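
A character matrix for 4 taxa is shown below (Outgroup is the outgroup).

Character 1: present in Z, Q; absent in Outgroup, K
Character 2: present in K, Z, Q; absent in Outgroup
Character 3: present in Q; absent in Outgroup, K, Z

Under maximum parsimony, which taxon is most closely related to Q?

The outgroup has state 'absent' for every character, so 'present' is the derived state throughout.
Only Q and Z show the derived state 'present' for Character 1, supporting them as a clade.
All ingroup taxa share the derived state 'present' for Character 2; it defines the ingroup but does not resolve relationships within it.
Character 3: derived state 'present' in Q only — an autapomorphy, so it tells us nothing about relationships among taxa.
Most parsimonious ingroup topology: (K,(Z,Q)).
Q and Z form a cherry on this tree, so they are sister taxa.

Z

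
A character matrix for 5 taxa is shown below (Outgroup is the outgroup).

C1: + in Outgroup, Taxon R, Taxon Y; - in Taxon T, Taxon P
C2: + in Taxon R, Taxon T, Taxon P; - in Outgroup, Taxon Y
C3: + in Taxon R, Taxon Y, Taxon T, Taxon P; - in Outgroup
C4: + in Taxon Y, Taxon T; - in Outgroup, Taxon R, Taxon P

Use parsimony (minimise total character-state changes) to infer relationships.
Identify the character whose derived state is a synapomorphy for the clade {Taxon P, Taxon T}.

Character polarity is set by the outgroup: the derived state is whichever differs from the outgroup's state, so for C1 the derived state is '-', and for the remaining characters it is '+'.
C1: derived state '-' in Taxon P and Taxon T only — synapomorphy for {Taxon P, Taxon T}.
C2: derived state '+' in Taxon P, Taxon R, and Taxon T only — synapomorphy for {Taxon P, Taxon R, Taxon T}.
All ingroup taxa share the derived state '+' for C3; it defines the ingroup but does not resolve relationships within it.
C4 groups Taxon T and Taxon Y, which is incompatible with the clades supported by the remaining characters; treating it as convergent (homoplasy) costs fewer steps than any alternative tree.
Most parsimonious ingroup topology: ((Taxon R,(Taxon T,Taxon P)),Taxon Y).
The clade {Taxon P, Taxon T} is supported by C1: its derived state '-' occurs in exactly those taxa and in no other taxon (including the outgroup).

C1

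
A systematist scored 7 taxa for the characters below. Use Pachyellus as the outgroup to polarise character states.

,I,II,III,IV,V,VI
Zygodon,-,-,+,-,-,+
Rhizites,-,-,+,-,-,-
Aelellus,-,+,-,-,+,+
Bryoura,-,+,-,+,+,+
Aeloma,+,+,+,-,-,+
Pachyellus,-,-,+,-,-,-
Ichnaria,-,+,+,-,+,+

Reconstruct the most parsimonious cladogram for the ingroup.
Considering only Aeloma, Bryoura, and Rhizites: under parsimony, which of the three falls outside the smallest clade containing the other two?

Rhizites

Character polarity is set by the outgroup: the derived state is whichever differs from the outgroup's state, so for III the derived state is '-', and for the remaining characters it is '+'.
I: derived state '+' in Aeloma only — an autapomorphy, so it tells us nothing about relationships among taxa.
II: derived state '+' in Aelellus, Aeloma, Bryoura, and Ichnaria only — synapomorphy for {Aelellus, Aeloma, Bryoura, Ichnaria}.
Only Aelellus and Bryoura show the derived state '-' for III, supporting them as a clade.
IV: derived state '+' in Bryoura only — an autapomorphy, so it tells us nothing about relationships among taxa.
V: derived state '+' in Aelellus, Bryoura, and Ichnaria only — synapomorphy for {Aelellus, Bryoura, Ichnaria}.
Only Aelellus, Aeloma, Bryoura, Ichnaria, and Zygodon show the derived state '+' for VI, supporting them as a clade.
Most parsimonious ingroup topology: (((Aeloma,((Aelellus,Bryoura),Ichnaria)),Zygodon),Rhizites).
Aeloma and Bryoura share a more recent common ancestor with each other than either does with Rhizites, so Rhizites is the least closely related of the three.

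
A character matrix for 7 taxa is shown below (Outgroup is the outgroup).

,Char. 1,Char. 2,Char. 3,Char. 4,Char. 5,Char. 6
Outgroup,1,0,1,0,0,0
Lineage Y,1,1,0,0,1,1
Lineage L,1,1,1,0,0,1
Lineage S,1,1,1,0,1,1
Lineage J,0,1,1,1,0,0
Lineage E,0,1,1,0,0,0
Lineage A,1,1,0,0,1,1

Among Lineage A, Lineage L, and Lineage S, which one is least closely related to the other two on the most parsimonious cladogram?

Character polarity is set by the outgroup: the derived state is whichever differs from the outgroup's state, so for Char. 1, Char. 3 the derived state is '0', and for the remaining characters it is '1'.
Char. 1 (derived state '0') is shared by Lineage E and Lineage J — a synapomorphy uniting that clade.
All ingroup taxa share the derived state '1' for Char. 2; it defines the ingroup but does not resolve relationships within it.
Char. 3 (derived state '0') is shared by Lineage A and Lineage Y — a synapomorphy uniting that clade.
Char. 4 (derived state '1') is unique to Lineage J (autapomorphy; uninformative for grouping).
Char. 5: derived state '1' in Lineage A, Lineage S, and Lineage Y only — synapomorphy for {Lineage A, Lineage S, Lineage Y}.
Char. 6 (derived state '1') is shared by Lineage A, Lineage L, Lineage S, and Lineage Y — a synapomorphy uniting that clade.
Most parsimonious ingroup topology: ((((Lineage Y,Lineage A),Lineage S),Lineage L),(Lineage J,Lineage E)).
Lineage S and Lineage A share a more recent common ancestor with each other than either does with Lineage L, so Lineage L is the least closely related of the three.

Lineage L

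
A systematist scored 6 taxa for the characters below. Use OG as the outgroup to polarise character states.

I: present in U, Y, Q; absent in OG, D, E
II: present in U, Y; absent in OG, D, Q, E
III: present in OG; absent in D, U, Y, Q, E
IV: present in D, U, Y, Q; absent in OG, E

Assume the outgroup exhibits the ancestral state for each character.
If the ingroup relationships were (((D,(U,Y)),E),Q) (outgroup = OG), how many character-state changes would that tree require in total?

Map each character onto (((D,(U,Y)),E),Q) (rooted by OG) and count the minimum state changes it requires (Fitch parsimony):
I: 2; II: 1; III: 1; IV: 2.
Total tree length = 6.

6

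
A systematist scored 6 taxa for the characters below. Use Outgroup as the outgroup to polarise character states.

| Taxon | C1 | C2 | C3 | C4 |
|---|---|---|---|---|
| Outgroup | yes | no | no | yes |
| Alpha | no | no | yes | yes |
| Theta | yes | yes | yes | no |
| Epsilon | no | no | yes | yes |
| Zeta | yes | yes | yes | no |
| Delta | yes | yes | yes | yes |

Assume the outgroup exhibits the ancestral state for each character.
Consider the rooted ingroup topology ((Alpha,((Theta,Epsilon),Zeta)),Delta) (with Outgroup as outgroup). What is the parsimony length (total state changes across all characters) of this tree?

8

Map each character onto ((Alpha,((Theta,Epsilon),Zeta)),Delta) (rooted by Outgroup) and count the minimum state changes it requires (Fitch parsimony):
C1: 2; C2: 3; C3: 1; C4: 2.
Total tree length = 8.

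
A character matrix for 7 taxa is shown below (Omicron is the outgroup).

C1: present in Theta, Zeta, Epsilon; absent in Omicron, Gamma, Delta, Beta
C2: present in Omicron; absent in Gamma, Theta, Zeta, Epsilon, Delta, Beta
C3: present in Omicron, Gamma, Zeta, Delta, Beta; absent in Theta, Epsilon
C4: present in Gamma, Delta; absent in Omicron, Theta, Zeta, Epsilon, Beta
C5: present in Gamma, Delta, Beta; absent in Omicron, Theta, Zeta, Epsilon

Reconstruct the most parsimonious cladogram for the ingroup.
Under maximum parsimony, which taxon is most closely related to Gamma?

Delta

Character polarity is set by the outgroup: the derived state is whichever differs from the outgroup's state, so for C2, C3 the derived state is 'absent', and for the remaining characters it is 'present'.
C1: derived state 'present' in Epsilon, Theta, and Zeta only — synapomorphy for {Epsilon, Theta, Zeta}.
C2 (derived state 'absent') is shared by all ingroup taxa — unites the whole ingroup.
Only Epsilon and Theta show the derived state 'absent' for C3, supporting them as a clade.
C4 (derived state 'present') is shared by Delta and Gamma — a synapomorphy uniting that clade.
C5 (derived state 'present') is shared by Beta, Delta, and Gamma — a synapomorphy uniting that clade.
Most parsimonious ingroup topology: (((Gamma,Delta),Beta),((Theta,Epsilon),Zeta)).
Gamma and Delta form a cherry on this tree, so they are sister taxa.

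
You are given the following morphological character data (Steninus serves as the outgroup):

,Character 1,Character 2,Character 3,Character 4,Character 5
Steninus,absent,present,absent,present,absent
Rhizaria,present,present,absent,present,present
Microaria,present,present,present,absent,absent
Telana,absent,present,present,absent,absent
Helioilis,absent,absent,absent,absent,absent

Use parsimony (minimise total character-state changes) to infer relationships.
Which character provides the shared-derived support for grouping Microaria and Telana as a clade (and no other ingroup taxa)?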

_ABOUT THIS EXERCISE_.
Once you reach the line with "A systematist scored 6 taxa for the characters below. Use OG" in the data above, copy it and every line after it exactly, up to and including the line with "Outgroup as the outgroup to polarise character states.".

_RESPONSE AREA_.
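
A systematist scored 6 taxa for the characters below. Use OG as the outgroup to polarise character states.

I: present in U, Y, Q; absent in OG, D, E
II: present in U, Y; absent in OG, D, Q, E
III: present in OG; absent in D, U, Y, Q, E
IV: present in D, U, Y, Q; absent in OG, E

Assume the outgroup exhibits the ancestral state for each character.
If the ingroup relationships were (((D,(U,Y)),E),Q) (outgroup = OG), how many character-state changes would that tree require in total?

Map each character onto (((D,(U,Y)),E),Q) (rooted by OG) and count the minimum state changes it requires (Fitch parsimony):
I: 2; II: 1; III: 1; IV: 2.
Total tree length = 6.

6

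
A systematist scored 6 taxa for the characters below. Use Outgroup as the outgroup to polarise character states.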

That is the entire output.